### TASK TO COMPLETE
Please write out every record below exactly as it stands.

** INFORMATION SUPPLIED follows **

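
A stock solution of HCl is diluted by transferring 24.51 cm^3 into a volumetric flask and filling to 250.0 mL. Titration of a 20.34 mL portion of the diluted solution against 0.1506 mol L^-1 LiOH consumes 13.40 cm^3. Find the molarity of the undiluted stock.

1.01 M

n(LiOH) = 0.1506 x 0.01340 = 0.002018 mol.
n(HCl) in the aliquot = 0.002018 mol.
[diluted HCl] = 0.002018 / 0.02034 = 0.09922 M.
Dilution factor = 250.0/24.51 = 10.20, so [stock] = 0.09922 x 10.20 = 1.01 M.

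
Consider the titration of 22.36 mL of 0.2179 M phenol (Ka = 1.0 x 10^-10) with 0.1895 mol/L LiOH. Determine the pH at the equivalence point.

11.50

n(C6H5OH) = 0.2179 x 0.02236 = 0.004872 mol; V(LiOH) at equivalence = 0.004872/0.1895 = 0.02571 L.
At equivalence all the acid is converted to C6H5O-; total volume = 0.02236 + 0.02571 = 0.04807 L, so [C6H5O-] = 0.004872/0.04807 = 0.1014 M.
Kb = Kw/Ka = 1.0e-14 / 1.0 x 10^-10 = 0.000100.
[OH^-] = sqrt(Kb x [C6H5O-]) = sqrt(0.000100 x 0.1014) = 0.00318 M.
pOH = 2.50, so pH = 14.00 - 2.50 = 11.50.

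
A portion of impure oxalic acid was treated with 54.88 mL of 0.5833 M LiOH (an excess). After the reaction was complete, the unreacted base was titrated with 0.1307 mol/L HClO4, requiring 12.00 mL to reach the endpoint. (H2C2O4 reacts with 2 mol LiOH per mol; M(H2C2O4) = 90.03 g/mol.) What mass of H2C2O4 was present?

Total n(LiOH) added = 0.5833 x 0.05488 = 0.03201 mol.
n(HClO4) used = 0.1307 x 0.01200 = 0.001568 mol, which equals the excess n(LiOH).
So n(LiOH) consumed by the sample = 0.03201 - 0.001568 = 0.03044 mol.
n(H2C2O4) = 0.03044 / 2 = 0.01522 mol.
mass = 0.01522 mol x 90.03 g/mol = 1.37 g.

1.37 g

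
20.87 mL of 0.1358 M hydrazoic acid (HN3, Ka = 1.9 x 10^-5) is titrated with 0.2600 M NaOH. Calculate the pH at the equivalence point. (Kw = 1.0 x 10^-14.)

n(HN3) = 0.1358 x 0.02087 = 0.002834 mol; V(NaOH) at equivalence = 0.002834/0.2600 = 0.01090 L.
At equivalence all the acid is converted to N3-; total volume = 0.02087 + 0.01090 = 0.03177 L, so [N3-] = 0.002834/0.03177 = 0.08921 M.
Kb = Kw/Ka = 1.0e-14 / 1.9 x 10^-5 = 5.26e-10.
[OH^-] = sqrt(Kb x [N3-]) = sqrt(5.26e-10 x 0.08921) = 6.85e-6 M.
pOH = 5.16, so pH = 14.00 - 5.16 = 8.84.

8.84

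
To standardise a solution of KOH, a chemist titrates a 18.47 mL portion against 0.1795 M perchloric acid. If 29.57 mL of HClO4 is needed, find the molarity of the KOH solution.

0.287 M

n(HClO4) delivered = 0.1795 x 0.02957 = 0.005308 mol.
For a 1:1 reaction, n(KOH) = 0.005308 mol.
[KOH] = 0.005308 mol / 0.01847 L = 0.287 M.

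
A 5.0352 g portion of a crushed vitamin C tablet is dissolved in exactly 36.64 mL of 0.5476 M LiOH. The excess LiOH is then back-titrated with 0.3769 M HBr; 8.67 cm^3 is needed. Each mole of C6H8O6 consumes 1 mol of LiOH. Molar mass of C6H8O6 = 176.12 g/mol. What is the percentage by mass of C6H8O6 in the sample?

Total n(LiOH) added = 0.5476 x 0.03664 = 0.02006 mol.
n(HBr) used = 0.3769 x 0.008670 = 0.003268 mol, which equals the excess n(LiOH).
So n(LiOH) consumed by the sample = 0.02006 - 0.003268 = 0.01680 mol.
n(C6H8O6) = 0.01680 / 1 = 0.01680 mol.
mass C6H8O6 = 0.01680 x 176.12 = 2.958 g, so %C6H8O6 = 2.958/5.0352 x 100 = 58.7%.

58.7%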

** End of INFORMATION SUPPLIED **

### EXERCISE RESULT
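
A stock solution of HCl is diluted by transferring 24.51 cm^3 into a volumetric flask and filling to 250.0 mL. Titration of a 20.34 mL portion of the diluted solution against 0.1506 mol L^-1 LiOH consumes 13.40 cm^3. Find the molarity of the undiluted stock.

1.01 M

n(LiOH) = 0.1506 x 0.01340 = 0.002018 mol.
n(HCl) in the aliquot = 0.002018 mol.
[diluted HCl] = 0.002018 / 0.02034 = 0.09922 M.
Dilution factor = 250.0/24.51 = 10.20, so [stock] = 0.09922 x 10.20 = 1.01 M.

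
Consider the titration of 22.36 mL of 0.2179 M phenol (Ka = 1.0 x 10^-10) with 0.1895 mol/L LiOH. Determine the pH at the equivalence point.

11.50

n(C6H5OH) = 0.2179 x 0.02236 = 0.004872 mol; V(LiOH) at equivalence = 0.004872/0.1895 = 0.02571 L.
At equivalence all the acid is converted to C6H5O-; total volume = 0.02236 + 0.02571 = 0.04807 L, so [C6H5O-] = 0.004872/0.04807 = 0.1014 M.
Kb = Kw/Ka = 1.0e-14 / 1.0 x 10^-10 = 0.000100.
[OH^-] = sqrt(Kb x [C6H5O-]) = sqrt(0.000100 x 0.1014) = 0.00318 M.
pOH = 2.50, so pH = 14.00 - 2.50 = 11.50.

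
A portion of impure oxalic acid was treated with 54.88 mL of 0.5833 M LiOH (an excess). After the reaction was complete, the unreacted base was titrated with 0.1307 mol/L HClO4, requiring 12.00 mL to reach the endpoint. (H2C2O4 reacts with 2 mol LiOH per mol; M(H2C2O4) = 90.03 g/mol.) What mass of H2C2O4 was present?

Total n(LiOH) added = 0.5833 x 0.05488 = 0.03201 mol.
n(HClO4) used = 0.1307 x 0.01200 = 0.001568 mol, which equals the excess n(LiOH).
So n(LiOH) consumed by the sample = 0.03201 - 0.001568 = 0.03044 mol.
n(H2C2O4) = 0.03044 / 2 = 0.01522 mol.
mass = 0.01522 mol x 90.03 g/mol = 1.37 g.

1.37 g

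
20.87 mL of 0.1358 M hydrazoic acid (HN3, Ka = 1.9 x 10^-5) is titrated with 0.2600 M NaOH. Calculate the pH at the equivalence point. (Kw = 1.0 x 10^-14.)

n(HN3) = 0.1358 x 0.02087 = 0.002834 mol; V(NaOH) at equivalence = 0.002834/0.2600 = 0.01090 L.
At equivalence all the acid is converted to N3-; total volume = 0.02087 + 0.01090 = 0.03177 L, so [N3-] = 0.002834/0.03177 = 0.08921 M.
Kb = Kw/Ka = 1.0e-14 / 1.9 x 10^-5 = 5.26e-10.
[OH^-] = sqrt(Kb x [N3-]) = sqrt(5.26e-10 x 0.08921) = 6.85e-6 M.
pOH = 5.16, so pH = 14.00 - 5.16 = 8.84.

8.84

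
To standardise a solution of KOH, a chemist titrates a 18.47 mL portion against 0.1795 M perchloric acid. If 29.57 mL of HClO4 is needed, find the molarity of the KOH solution.

0.287 M

n(HClO4) delivered = 0.1795 x 0.02957 = 0.005308 mol.
For a 1:1 reaction, n(KOH) = 0.005308 mol.
[KOH] = 0.005308 mol / 0.01847 L = 0.287 M.

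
A 5.0352 g portion of a crushed vitamin C tablet is dissolved in exactly 36.64 mL of 0.5476 M LiOH. The excess LiOH is then back-titrated with 0.3769 M HBr; 8.67 cm^3 is needed. Each mole of C6H8O6 consumes 1 mol of LiOH. Molar mass of C6H8O6 = 176.12 g/mol. What is the percentage by mass of C6H8O6 in the sample?

Total n(LiOH) added = 0.5476 x 0.03664 = 0.02006 mol.
n(HBr) used = 0.3769 x 0.008670 = 0.003268 mol, which equals the excess n(LiOH).
So n(LiOH) consumed by the sample = 0.02006 - 0.003268 = 0.01680 mol.
n(C6H8O6) = 0.01680 / 1 = 0.01680 mol.
mass C6H8O6 = 0.01680 x 176.12 = 2.958 g, so %C6H8O6 = 2.958/5.0352 x 100 = 58.7%.

58.7%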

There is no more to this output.